▸ **WHAT THE TASK ASKS**
Which lines run from the line with "A -> '(' T ')' | 'a' | 'int'" through the line with "( str ) => str => b" in the entries below? Print them exactly, both ends included, and nothing more.

┌─ MATERIAL SHOWN

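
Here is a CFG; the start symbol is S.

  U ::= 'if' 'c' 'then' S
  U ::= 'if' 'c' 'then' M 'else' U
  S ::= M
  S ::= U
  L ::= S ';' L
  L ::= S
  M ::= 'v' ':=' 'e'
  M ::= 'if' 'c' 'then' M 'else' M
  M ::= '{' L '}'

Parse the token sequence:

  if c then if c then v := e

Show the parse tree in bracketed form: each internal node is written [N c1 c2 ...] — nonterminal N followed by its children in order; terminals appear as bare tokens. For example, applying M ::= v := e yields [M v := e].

[S [U if c then [S [U if c then [S [M v := e]]]]]]

S
U
if c then S
if c then U
if c then if c then S
if c then if c then M
if c then if c then v := e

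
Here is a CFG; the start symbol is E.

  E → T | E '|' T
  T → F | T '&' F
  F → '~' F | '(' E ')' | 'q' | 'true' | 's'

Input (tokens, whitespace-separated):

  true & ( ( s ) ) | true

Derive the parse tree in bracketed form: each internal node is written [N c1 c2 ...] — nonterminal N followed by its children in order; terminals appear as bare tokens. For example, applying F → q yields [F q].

E
E | T
T | T
T & F | T
F & F | T
true & F | T
true & ( E ) | T
true & ( T ) | T
true & ( F ) | T
true & ( ( E ) ) | T
true & ( ( T ) ) | T
true & ( ( F ) ) | T
true & ( ( s ) ) | T
true & ( ( s ) ) | F
true & ( ( s ) ) | true

[E [E [T [T [F true]] & [F ( [E [T [F ( [E [T [F s]]] )]]] )]]] | [T [F true]]]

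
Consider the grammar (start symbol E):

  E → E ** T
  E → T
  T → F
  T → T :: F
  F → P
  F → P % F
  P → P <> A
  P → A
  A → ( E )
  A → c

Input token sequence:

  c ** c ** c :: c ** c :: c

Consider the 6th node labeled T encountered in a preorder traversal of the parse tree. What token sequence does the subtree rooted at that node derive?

c

[E [E [E [E [T [F [P [A c]]]]] ** [T [F [P [A c]]]]] ** [T [T [F [P [A c]]]] :: [F [P [A c]]]]] ** [T [T [F [P [A c]]]] :: [F [P [A c]]]]]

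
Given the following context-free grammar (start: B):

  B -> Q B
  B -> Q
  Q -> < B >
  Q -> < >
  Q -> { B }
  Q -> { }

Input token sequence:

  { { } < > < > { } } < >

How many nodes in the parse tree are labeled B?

[B [Q { [B [Q { }] [B [Q < >] [B [Q < >] [B [Q { }]]]]] }] [B [Q < >]]]

6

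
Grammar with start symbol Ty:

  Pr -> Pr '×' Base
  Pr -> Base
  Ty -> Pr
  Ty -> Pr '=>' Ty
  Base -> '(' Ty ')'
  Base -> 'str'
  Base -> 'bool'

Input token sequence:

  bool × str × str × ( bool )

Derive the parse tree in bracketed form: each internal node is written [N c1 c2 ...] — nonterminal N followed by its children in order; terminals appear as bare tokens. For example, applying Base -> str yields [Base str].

Ty
Pr
Pr × Base
Pr × Base × Base
Pr × Base × Base × Base
Base × Base × Base × Base
bool × Base × Base × Base
bool × str × Base × Base
bool × str × str × Base
bool × str × str × ( Ty )
bool × str × str × ( Pr )
bool × str × str × ( Base )
bool × str × str × ( bool )

[Ty [Pr [Pr [Pr [Pr [Base bool]] × [Base str]] × [Base str]] × [Base ( [Ty [Pr [Base bool]]] )]]]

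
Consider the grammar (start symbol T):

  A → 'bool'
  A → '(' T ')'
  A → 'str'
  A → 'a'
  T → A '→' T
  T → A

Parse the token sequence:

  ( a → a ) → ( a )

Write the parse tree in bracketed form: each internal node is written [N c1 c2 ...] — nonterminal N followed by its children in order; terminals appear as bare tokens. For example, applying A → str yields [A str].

[T [A ( [T [A a] → [T [A a]]] )] → [T [A ( [T [A a]] )]]]

T
A → T
( T ) → T
( A → T ) → T
( a → T ) → T
( a → A ) → T
( a → a ) → T
( a → a ) → A
( a → a ) → ( T )
( a → a ) → ( A )
( a → a ) → ( a )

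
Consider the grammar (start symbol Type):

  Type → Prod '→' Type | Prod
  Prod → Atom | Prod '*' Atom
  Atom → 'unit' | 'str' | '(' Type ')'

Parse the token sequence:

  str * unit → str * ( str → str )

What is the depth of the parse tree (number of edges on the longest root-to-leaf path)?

[Type [Prod [Prod [Atom str]] * [Atom unit]] → [Type [Prod [Prod [Atom str]] * [Atom ( [Type [Prod [Atom str]] → [Type [Prod [Atom str]]]] )]]]]

8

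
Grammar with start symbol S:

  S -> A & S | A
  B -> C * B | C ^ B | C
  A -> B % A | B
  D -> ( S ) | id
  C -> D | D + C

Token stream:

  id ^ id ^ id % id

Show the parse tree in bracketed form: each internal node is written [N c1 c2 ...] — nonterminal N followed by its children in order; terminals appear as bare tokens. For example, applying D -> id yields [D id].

[S [A [B [C [D id]] ^ [B [C [D id]] ^ [B [C [D id]]]]] % [A [B [C [D id]]]]]]

S
A
B % A
C ^ B % A
D ^ B % A
id ^ B % A
id ^ C ^ B % A
id ^ D ^ B % A
id ^ id ^ B % A
id ^ id ^ C % A
id ^ id ^ D % A
id ^ id ^ id % A
id ^ id ^ id % B
id ^ id ^ id % C
id ^ id ^ id % D
id ^ id ^ id % id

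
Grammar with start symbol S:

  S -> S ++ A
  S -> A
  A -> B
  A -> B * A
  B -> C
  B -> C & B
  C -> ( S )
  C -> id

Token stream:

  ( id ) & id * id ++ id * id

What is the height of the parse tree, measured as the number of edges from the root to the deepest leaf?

9

[S [S [A [B [C ( [S [A [B [C id]]]] )] & [B [C id]]] * [A [B [C id]]]]] ++ [A [B [C id]] * [A [B [C id]]]]]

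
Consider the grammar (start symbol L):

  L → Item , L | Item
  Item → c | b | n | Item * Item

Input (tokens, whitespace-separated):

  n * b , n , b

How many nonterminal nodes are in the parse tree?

8

[L [Item [Item n] * [Item b]] , [L [Item n] , [L [Item b]]]]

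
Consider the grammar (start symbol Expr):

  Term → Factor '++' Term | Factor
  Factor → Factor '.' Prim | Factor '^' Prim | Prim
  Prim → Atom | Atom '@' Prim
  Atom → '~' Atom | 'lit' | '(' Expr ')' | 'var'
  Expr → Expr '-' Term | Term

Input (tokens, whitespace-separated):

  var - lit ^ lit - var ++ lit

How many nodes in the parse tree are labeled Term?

[Expr [Expr [Expr [Term [Factor [Prim [Atom var]]]]] - [Term [Factor [Factor [Prim [Atom lit]]] ^ [Prim [Atom lit]]]]] - [Term [Factor [Prim [Atom var]]] ++ [Term [Factor [Prim [Atom lit]]]]]]

4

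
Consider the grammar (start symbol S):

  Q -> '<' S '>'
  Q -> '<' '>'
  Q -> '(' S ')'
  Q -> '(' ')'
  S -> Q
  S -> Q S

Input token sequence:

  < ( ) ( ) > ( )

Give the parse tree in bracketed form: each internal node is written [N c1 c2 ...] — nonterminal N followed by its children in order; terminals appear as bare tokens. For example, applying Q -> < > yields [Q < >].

[S [Q < [S [Q ( )] [S [Q ( )]]] >] [S [Q ( )]]]

S
Q S
< S > S
< Q S > S
< ( ) S > S
< ( ) Q > S
< ( ) ( ) > S
< ( ) ( ) > Q
< ( ) ( ) > ( )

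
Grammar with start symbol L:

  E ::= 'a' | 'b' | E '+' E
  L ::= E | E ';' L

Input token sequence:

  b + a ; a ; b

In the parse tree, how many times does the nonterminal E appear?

5

[L [E [E b] + [E a]] ; [L [E a] ; [L [E b]]]]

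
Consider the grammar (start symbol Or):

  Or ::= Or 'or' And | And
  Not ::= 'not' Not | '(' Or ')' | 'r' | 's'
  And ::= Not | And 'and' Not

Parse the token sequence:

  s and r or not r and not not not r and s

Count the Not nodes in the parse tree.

[Or [Or [And [And [Not s]] and [Not r]]] or [And [And [And [Not not [Not r]]] and [Not not [Not not [Not not [Not r]]]]] and [Not s]]]

9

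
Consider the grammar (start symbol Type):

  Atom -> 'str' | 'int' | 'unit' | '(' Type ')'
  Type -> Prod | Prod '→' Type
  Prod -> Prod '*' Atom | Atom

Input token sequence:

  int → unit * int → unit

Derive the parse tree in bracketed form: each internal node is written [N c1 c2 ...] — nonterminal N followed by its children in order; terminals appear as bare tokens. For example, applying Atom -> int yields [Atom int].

[Type [Prod [Atom int]] → [Type [Prod [Prod [Atom unit]] * [Atom int]] → [Type [Prod [Atom unit]]]]]

Type
Prod → Type
Atom → Type
int → Type
int → Prod → Type
int → Prod * Atom → Type
int → Atom * Atom → Type
int → unit * Atom → Type
int → unit * int → Type
int → unit * int → Prod
int → unit * int → Atom
int → unit * int → unit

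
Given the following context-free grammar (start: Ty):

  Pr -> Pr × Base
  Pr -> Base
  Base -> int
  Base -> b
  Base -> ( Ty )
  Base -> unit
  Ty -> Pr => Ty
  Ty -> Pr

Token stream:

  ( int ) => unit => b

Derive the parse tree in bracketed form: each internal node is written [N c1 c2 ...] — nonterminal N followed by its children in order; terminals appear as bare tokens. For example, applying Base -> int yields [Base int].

[Ty [Pr [Base ( [Ty [Pr [Base int]]] )]] => [Ty [Pr [Base unit]] => [Ty [Pr [Base b]]]]]

Ty
Pr => Ty
Base => Ty
( Ty ) => Ty
( Pr ) => Ty
( Base ) => Ty
( int ) => Ty
( int ) => Pr => Ty
( int ) => Base => Ty
( int ) => unit => Ty
( int ) => unit => Pr
( int ) => unit => Base
( int ) => unit => b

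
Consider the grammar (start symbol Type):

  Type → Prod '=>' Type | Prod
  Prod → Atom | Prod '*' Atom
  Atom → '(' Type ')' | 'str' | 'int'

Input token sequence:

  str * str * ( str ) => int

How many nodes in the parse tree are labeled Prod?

[Type [Prod [Prod [Prod [Atom str]] * [Atom str]] * [Atom ( [Type [Prod [Atom str]]] )]] => [Type [Prod [Atom int]]]]

5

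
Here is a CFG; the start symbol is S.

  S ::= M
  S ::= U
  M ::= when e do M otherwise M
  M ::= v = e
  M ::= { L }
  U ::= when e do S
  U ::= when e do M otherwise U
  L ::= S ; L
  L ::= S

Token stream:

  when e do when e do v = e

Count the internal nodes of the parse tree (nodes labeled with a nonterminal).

[S [U when e do [S [U when e do [S [M v = e]]]]]]

6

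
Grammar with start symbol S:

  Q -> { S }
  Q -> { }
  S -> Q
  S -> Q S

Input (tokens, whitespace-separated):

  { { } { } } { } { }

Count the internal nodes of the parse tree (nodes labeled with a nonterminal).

10

[S [Q { [S [Q { }] [S [Q { }]]] }] [S [Q { }] [S [Q { }]]]]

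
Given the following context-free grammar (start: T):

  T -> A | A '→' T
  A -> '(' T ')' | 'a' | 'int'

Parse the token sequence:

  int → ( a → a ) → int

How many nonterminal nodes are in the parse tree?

[T [A int] → [T [A ( [T [A a] → [T [A a]]] )] → [T [A int]]]]

10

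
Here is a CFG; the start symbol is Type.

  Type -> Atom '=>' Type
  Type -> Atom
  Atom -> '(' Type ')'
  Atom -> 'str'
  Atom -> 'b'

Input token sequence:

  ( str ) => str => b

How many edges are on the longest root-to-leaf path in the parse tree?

4

[Type [Atom ( [Type [Atom str]] )] => [Type [Atom str] => [Type [Atom b]]]]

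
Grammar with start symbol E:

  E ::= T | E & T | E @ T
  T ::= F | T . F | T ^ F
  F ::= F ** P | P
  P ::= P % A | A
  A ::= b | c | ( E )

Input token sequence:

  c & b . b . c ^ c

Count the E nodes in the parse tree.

2

[E [E [T [F [P [A c]]]]] & [T [T [T [T [F [P [A b]]]] . [F [P [A b]]]] . [F [P [A c]]]] ^ [F [P [A c]]]]]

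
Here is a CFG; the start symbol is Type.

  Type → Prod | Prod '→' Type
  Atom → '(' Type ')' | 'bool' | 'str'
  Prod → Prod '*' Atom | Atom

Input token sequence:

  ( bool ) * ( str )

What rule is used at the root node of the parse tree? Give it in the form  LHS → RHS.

[Type [Prod [Prod [Atom ( [Type [Prod [Atom bool]]] )]] * [Atom ( [Type [Prod [Atom str]]] )]]]

Type → Prod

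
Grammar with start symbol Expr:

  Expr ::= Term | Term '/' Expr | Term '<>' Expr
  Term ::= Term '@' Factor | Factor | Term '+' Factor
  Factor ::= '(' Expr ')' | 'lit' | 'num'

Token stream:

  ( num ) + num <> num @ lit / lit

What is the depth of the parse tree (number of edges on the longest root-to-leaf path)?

[Expr [Term [Term [Factor ( [Expr [Term [Factor num]]] )]] + [Factor num]] <> [Expr [Term [Term [Factor num]] @ [Factor lit]] / [Expr [Term [Factor lit]]]]]

7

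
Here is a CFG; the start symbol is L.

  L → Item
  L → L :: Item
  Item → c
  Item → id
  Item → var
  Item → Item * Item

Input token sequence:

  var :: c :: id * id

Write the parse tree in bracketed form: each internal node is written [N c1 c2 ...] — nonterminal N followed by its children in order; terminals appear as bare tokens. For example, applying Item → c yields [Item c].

L
L :: Item
L :: Item :: Item
Item :: Item :: Item
var :: Item :: Item
var :: c :: Item
var :: c :: Item * Item
var :: c :: id * Item
var :: c :: id * id

[L [L [L [Item var]] :: [Item c]] :: [Item [Item id] * [Item id]]]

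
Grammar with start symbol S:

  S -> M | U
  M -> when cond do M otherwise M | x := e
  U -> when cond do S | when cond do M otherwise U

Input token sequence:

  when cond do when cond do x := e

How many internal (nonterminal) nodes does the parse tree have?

6

[S [U when cond do [S [U when cond do [S [M x := e]]]]]]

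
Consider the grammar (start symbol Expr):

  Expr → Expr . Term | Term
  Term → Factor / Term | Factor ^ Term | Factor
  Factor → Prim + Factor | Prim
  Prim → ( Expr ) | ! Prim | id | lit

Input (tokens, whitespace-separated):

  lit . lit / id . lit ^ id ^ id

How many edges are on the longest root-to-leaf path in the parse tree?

6

[Expr [Expr [Expr [Term [Factor [Prim lit]]]] . [Term [Factor [Prim lit]] / [Term [Factor [Prim id]]]]] . [Term [Factor [Prim lit]] ^ [Term [Factor [Prim id]] ^ [Term [Factor [Prim id]]]]]]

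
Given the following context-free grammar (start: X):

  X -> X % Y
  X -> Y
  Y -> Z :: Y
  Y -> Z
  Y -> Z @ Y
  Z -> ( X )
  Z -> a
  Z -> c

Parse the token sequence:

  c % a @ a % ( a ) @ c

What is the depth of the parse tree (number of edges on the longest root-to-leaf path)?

6

[X [X [X [Y [Z c]]] % [Y [Z a] @ [Y [Z a]]]] % [Y [Z ( [X [Y [Z a]]] )] @ [Y [Z c]]]]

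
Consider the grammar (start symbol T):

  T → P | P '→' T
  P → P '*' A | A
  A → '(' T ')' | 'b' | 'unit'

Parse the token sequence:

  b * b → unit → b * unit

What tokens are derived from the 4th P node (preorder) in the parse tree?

[T [P [P [A b]] * [A b]] → [T [P [A unit]] → [T [P [P [A b]] * [A unit]]]]]

b * unit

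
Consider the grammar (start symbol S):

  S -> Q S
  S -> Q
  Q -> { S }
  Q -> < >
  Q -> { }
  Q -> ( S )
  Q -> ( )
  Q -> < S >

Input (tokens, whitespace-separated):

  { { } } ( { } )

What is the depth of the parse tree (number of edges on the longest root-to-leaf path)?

[S [Q { [S [Q { }]] }] [S [Q ( [S [Q { }]] )]]]

5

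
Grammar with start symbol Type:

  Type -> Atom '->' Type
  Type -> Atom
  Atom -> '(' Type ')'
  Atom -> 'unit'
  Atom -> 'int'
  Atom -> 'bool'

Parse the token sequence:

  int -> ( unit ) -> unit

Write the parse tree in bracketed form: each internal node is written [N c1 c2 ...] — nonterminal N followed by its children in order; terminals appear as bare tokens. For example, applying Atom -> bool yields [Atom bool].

[Type [Atom int] -> [Type [Atom ( [Type [Atom unit]] )] -> [Type [Atom unit]]]]

Type
Atom -> Type
int -> Type
int -> Atom -> Type
int -> ( Type ) -> Type
int -> ( Atom ) -> Type
int -> ( unit ) -> Type
int -> ( unit ) -> Atom
int -> ( unit ) -> unit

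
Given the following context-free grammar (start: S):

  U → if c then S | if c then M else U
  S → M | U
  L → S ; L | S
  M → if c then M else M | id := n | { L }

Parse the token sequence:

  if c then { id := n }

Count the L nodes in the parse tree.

[S [U if c then [S [M { [L [S [M id := n]]] }]]]]

1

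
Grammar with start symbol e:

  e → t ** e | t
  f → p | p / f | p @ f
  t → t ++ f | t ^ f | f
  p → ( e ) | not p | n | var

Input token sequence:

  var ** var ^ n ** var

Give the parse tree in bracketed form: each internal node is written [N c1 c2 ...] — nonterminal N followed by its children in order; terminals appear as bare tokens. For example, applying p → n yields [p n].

e
t ** e
f ** e
p ** e
var ** e
var ** t ** e
var ** t ^ f ** e
var ** f ^ f ** e
var ** p ^ f ** e
var ** var ^ f ** e
var ** var ^ p ** e
var ** var ^ n ** e
var ** var ^ n ** t
var ** var ^ n ** f
var ** var ^ n ** p
var ** var ^ n ** var

[e [t [f [p var]]] ** [e [t [t [f [p var]]] ^ [f [p n]]] ** [e [t [f [p var]]]]]]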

└─

▸ **WRITTEN ANSWER**
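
  A -> '(' T ')' | 'a' | 'int'

Parse the token sequence:

  int → ( a → a ) → int

How many nonterminal nodes are in the parse tree?

[T [A int] → [T [A ( [T [A a] → [T [A a]]] )] → [T [A int]]]]

10

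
Here is a CFG; the start symbol is Type.

  Type -> Atom '=>' Type
  Type -> Atom
  Atom -> '(' Type ')'
  Atom -> 'str'
  Atom -> 'b'

Input token sequence:

  ( str ) => str => b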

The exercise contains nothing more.